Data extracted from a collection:
****
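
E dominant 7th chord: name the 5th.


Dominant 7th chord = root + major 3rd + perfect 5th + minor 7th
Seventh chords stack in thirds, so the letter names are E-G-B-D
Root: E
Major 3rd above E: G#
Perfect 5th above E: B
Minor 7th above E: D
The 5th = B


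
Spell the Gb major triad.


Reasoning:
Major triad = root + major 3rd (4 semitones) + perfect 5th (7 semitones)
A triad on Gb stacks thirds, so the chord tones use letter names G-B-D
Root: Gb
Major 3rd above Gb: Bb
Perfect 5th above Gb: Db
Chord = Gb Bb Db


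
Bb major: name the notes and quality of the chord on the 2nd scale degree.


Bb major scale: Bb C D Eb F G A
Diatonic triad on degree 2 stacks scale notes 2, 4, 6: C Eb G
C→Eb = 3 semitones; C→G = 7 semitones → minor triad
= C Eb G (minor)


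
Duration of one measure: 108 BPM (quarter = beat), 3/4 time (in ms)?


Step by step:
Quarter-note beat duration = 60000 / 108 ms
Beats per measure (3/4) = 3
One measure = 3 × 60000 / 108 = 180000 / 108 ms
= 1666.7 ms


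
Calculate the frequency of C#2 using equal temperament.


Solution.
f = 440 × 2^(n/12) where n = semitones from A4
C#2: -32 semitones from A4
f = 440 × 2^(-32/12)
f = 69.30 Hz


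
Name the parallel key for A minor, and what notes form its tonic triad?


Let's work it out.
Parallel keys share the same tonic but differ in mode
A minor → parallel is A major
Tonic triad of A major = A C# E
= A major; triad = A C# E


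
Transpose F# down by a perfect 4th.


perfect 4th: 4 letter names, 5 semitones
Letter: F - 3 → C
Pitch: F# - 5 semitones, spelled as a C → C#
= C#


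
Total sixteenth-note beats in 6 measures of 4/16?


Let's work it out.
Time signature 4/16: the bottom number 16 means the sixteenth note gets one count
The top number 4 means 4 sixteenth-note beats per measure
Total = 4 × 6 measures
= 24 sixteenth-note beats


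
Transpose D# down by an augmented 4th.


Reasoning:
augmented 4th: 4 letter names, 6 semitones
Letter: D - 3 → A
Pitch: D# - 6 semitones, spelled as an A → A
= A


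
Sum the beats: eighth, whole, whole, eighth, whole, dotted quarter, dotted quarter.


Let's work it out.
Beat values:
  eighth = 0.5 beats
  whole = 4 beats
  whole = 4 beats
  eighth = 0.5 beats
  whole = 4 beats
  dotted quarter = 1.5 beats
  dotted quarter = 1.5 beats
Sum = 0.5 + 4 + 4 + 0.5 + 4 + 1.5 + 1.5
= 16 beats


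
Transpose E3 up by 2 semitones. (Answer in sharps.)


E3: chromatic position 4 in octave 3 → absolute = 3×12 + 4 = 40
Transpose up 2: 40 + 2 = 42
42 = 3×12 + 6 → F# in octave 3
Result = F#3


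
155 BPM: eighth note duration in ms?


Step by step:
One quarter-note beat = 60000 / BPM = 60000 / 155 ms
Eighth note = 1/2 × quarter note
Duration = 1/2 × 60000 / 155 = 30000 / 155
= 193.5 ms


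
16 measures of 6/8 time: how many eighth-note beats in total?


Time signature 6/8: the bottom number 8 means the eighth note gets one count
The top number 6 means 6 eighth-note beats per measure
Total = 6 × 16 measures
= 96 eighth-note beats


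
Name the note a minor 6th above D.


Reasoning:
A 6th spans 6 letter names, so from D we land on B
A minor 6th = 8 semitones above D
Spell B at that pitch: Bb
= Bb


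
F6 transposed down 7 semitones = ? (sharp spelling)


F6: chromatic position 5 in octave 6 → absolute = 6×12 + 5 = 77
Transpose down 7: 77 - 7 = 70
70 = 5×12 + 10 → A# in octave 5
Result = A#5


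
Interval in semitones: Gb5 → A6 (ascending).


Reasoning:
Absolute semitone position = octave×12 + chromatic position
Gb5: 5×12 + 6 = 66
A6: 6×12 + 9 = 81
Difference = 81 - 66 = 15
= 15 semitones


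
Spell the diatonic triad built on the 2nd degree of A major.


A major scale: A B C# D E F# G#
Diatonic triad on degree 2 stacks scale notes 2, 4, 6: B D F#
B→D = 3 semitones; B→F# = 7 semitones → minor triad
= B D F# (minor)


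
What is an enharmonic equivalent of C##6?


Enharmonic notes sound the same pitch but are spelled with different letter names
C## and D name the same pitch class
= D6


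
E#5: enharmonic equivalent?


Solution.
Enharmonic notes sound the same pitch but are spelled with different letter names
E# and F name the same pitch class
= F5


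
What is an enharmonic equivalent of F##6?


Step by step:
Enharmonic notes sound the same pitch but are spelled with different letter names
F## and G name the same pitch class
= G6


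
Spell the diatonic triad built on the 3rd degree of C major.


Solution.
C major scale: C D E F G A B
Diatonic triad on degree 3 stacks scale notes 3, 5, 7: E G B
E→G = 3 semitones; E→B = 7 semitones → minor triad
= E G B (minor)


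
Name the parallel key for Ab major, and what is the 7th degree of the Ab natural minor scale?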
****
■ WHAT YOU SHOULD DO:
From the line containing "Spell the diatonic triad built on the 3rd" to the final line of the data, repeat each line exactly. Include both ends.

■ ANSWER SECTION:
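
Spell the diatonic triad built on the 3rd degree of C major.


Solution.
C major scale: C D E F G A B
Diatonic triad on degree 3 stacks scale notes 3, 5, 7: E G B
E→G = 3 semitones; E→B = 7 semitones → minor triad
= E G B (minor)


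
Name the parallel key for Ab major, and what is the 7th degree of the Ab natural minor scale?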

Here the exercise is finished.